**** Given records ****
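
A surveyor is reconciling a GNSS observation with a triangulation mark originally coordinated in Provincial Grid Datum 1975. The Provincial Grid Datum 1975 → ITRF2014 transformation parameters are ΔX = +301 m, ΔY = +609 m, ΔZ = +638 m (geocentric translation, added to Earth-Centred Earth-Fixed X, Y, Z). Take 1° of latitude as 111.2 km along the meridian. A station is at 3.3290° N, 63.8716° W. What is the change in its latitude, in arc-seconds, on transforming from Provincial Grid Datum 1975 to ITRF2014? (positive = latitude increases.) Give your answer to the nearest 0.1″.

sin φ = 0.058069, cos φ = 0.998313, sin λ = -0.897809, cos λ = 0.440384.
North component: ΔN = −sin φ cos λ·ΔX − sin φ sin λ·ΔY + cos φ·ΔZ = −(0.058069)(0.440384)(301) − (0.058069)(-0.897809)(609) + (0.998313)(638) = 660.98 m.
1° of latitude spans 111200 m, so Δφ = 660.98 / 111200 × 3600 = 21.399″.

Δφ = 21.4″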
****
Exercise aim -> What you return must match the listing exactly, line for line.

Your solution ->
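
A surveyor is reconciling a GNSS observation with a triangulation mark originally coordinated in Provincial Grid Datum 1975. The Provincial Grid Datum 1975 → ITRF2014 transformation parameters are ΔX = +301 m, ΔY = +609 m, ΔZ = +638 m (geocentric translation, added to Earth-Centred Earth-Fixed X, Y, Z). Take 1° of latitude as 111.2 km along the meridian. A station is at 3.3290° N, 63.8716° W. What is the change in its latitude, in arc-seconds, on transforming from Provincial Grid Datum 1975 to ITRF2014? (positive = latitude increases.) Give your answer to the nearest 0.1″.

sin φ = 0.058069, cos φ = 0.998313, sin λ = -0.897809, cos λ = 0.440384.
North component: ΔN = −sin φ cos λ·ΔX − sin φ sin λ·ΔY + cos φ·ΔZ = −(0.058069)(0.440384)(301) − (0.058069)(-0.897809)(609) + (0.998313)(638) = 660.98 m.
1° of latitude spans 111200 m, so Δφ = 660.98 / 111200 × 3600 = 21.399″.

Δφ = 21.4″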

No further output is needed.